WHAT THE TASK REQUIRES - Across the entries below, how many lines have the word "Answer" in them? Respond with only the number.

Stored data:

Content starts

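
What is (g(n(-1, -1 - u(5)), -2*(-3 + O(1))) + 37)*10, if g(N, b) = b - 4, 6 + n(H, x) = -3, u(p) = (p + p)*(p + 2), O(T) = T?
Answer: 370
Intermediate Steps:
u(p) = 2*p*(2 + p) (u(p) = (2*p)*(2 + p) = 2*p*(2 + p))
n(H, x) = -9 (n(H, x) = -6 - 3 = -9)
g(N, b) = -4 + b
(g(n(-1, -1 - u(5)), -2*(-3 + O(1))) + 37)*10 = ((-4 - 2*(-3 + 1)) + 37)*10 = ((-4 - 2*(-2)) + 37)*10 = ((-4 + 4) + 37)*10 = (0 + 37)*10 = 37*10 = 370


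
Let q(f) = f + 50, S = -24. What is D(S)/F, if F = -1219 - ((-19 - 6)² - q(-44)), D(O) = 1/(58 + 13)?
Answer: -1/130498 ≈ -7.6630e-6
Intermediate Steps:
q(f) = 50 + f
D(O) = 1/71
F = -1838 (F = -1219 - ((-19 - 6)² - (50 - 44)) = -1219 - ((-25)² - 1*6) = -1219 - (625 - 6) = -1219 - 1*619 = -1219 - 619 = -1838)
D(S)/F = (1/71)/(-1838) = (1/71)*(-1/1838) = -1/130498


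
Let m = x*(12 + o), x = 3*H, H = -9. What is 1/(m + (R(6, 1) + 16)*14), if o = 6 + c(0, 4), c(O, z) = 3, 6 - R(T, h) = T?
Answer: -1/343 ≈ -0.0029155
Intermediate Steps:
R(T, h) = 6 - T
x = -27 (x = 3*(-9) = -27)
o = 9 (o = 6 + 3 = 9)
m = -567 (m = -27*(12 + 9) = -27*21 = -567)
1/(m + (R(6, 1) + 16)*14) = 1/(-567 + ((6 - 1*6) + 16)*14) = 1/(-567 + ((6 - 6) + 16)*14) = 1/(-567 + (0 + 16)*14) = 1/(-567 + 16*14) = 1/(-567 + 224) = 1/(-343) = -1/343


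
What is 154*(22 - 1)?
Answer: 3234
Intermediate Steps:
154*(22 - 1) = 154*21 = 3234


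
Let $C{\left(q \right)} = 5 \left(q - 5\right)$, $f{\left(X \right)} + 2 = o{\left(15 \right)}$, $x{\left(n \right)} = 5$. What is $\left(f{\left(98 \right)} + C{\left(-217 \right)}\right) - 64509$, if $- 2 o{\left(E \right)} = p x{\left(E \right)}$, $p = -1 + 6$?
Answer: $- \frac{131267}{2} \approx -65634.0$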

Content ends

RESULT OF THE EXERCISE - 5